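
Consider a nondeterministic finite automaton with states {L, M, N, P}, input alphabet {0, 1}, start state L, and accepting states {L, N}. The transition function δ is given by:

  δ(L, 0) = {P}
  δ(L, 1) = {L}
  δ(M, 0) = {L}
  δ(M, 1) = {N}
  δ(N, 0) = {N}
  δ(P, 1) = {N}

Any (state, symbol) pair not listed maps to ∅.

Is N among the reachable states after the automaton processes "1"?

Start in {L}.
Read '1': {L} → {L}.
State N is not in {L}.

No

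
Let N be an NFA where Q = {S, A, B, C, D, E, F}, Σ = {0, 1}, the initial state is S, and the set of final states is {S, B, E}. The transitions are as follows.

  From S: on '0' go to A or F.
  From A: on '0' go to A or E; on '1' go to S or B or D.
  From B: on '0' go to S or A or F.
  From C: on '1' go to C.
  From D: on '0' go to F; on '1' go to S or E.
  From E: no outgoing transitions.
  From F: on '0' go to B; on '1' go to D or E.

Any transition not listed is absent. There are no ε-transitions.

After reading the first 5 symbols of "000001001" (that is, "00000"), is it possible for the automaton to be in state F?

Start in {S}.
Read '0': {S} → {A, F}.
Read '0': {A, F} → {A, B, E}.
Read '0': {A, B, E} → {S, A, E, F}.
Read '0': {S, A, E, F} → {A, B, E, F}.
Read '0': {A, B, E, F} → {S, A, B, E, F}.
State F is in {S, A, B, E, F}.

Yes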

### [WORK INSTRUCTIONS]
Would you set down every entry again, exactly?

### [THE COMPLETED TASK]
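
Consider a nondeterministic finite automaton with states {L, M, N, P}, input alphabet {0, 1}, start state L, and accepting states {L, N}. The transition function δ is given by:

  δ(L, 0) = {P}
  δ(L, 1) = {L}
  δ(M, 0) = {L}
  δ(M, 1) = {N}
  δ(N, 0) = {N}
  δ(P, 1) = {N}

Any (state, symbol) pair not listed maps to ∅.

Is N among the reachable states after the automaton processes "1"?

Start in {L}.
Read '1': {L} → {L}.
State N is not in {L}.

No

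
Let N be an NFA where Q = {S, A, B, C, D, E, F}, Σ = {0, 1}, the initial state is S, and the set of final states is {S, B, E}. The transitions are as follows.

  From S: on '0' go to A or F.
  From A: on '0' go to A or E; on '1' go to S or B or D.
  From B: on '0' go to S or A or F.
  From C: on '1' go to C.
  From D: on '0' go to F; on '1' go to S or E.
  From E: no outgoing transitions.
  From F: on '0' go to B; on '1' go to D or E.

Any transition not listed is absent. There are no ε-transitions.

After reading the first 5 symbols of "000001001" (that is, "00000"), is it possible for the automaton to be in state F?

Start in {S}.
Read '0': {S} → {A, F}.
Read '0': {A, F} → {A, B, E}.
Read '0': {A, B, E} → {S, A, E, F}.
Read '0': {S, A, E, F} → {A, B, E, F}.
Read '0': {A, B, E, F} → {S, A, B, E, F}.
State F is in {S, A, B, E, F}.

Yes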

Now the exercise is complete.